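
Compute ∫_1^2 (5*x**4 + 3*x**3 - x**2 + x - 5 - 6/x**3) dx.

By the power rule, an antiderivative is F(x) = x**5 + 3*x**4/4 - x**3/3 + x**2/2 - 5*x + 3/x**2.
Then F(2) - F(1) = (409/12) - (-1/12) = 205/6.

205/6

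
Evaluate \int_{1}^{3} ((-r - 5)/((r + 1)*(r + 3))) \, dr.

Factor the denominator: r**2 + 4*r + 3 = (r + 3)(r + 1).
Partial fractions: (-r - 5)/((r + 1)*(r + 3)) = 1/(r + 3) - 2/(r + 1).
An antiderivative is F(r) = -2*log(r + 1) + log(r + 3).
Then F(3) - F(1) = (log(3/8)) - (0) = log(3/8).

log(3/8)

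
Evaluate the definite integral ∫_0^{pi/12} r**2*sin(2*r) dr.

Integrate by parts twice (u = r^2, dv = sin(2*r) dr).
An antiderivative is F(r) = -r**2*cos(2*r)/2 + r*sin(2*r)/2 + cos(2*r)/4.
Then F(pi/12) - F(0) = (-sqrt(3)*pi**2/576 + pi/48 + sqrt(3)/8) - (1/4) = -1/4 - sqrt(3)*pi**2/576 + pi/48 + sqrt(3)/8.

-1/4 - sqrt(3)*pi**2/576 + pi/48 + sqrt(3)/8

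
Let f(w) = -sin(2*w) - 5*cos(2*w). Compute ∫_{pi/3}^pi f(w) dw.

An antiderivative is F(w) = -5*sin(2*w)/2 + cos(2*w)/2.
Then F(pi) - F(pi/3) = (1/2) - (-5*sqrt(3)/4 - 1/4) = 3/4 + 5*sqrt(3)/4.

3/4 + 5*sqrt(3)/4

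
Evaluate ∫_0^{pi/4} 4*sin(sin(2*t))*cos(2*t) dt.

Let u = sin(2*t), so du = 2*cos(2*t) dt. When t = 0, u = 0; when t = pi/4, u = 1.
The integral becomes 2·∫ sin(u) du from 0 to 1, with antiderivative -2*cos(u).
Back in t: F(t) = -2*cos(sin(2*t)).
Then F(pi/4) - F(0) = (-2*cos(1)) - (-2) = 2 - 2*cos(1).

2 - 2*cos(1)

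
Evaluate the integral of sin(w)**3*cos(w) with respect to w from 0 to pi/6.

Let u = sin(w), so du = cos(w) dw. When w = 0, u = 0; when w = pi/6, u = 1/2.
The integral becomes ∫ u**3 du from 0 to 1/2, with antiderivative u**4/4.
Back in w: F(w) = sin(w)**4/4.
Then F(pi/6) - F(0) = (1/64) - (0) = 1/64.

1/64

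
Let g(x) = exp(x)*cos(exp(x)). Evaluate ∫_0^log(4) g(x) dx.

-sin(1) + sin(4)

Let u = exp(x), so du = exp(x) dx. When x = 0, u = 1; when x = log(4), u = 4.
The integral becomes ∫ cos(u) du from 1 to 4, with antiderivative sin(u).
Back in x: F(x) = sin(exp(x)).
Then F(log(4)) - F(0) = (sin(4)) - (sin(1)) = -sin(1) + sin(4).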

----------------------------------------

Your objective: Line by line, write out the whole listing exactly.

Answer to the exercise:
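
Compute ∫_1^2 (5*x**4 + 3*x**3 - x**2 + x - 5 - 6/x**3) dx.

By the power rule, an antiderivative is F(x) = x**5 + 3*x**4/4 - x**3/3 + x**2/2 - 5*x + 3/x**2.
Then F(2) - F(1) = (409/12) - (-1/12) = 205/6.

205/6

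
Evaluate \int_{1}^{3} ((-r - 5)/((r + 1)*(r + 3))) \, dr.

Factor the denominator: r**2 + 4*r + 3 = (r + 3)(r + 1).
Partial fractions: (-r - 5)/((r + 1)*(r + 3)) = 1/(r + 3) - 2/(r + 1).
An antiderivative is F(r) = -2*log(r + 1) + log(r + 3).
Then F(3) - F(1) = (log(3/8)) - (0) = log(3/8).

log(3/8)

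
Evaluate the definite integral ∫_0^{pi/12} r**2*sin(2*r) dr.

Integrate by parts twice (u = r^2, dv = sin(2*r) dr).
An antiderivative is F(r) = -r**2*cos(2*r)/2 + r*sin(2*r)/2 + cos(2*r)/4.
Then F(pi/12) - F(0) = (-sqrt(3)*pi**2/576 + pi/48 + sqrt(3)/8) - (1/4) = -1/4 - sqrt(3)*pi**2/576 + pi/48 + sqrt(3)/8.

-1/4 - sqrt(3)*pi**2/576 + pi/48 + sqrt(3)/8

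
Let f(w) = -sin(2*w) - 5*cos(2*w). Compute ∫_{pi/3}^pi f(w) dw.

An antiderivative is F(w) = -5*sin(2*w)/2 + cos(2*w)/2.
Then F(pi) - F(pi/3) = (1/2) - (-5*sqrt(3)/4 - 1/4) = 3/4 + 5*sqrt(3)/4.

3/4 + 5*sqrt(3)/4

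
Evaluate ∫_0^{pi/4} 4*sin(sin(2*t))*cos(2*t) dt.

Let u = sin(2*t), so du = 2*cos(2*t) dt. When t = 0, u = 0; when t = pi/4, u = 1.
The integral becomes 2·∫ sin(u) du from 0 to 1, with antiderivative -2*cos(u).
Back in t: F(t) = -2*cos(sin(2*t)).
Then F(pi/4) - F(0) = (-2*cos(1)) - (-2) = 2 - 2*cos(1).

2 - 2*cos(1)

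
Evaluate the integral of sin(w)**3*cos(w) with respect to w from 0 to pi/6.

Let u = sin(w), so du = cos(w) dw. When w = 0, u = 0; when w = pi/6, u = 1/2.
The integral becomes ∫ u**3 du from 0 to 1/2, with antiderivative u**4/4.
Back in w: F(w) = sin(w)**4/4.
Then F(pi/6) - F(0) = (1/64) - (0) = 1/64.

1/64

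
Let g(x) = exp(x)*cos(exp(x)). Evaluate ∫_0^log(4) g(x) dx.

-sin(1) + sin(4)

Let u = exp(x), so du = exp(x) dx. When x = 0, u = 1; when x = log(4), u = 4.
The integral becomes ∫ cos(u) du from 1 to 4, with antiderivative sin(u).
Back in x: F(x) = sin(exp(x)).
Then F(log(4)) - F(0) = (sin(4)) - (sin(1)) = -sin(1) + sin(4).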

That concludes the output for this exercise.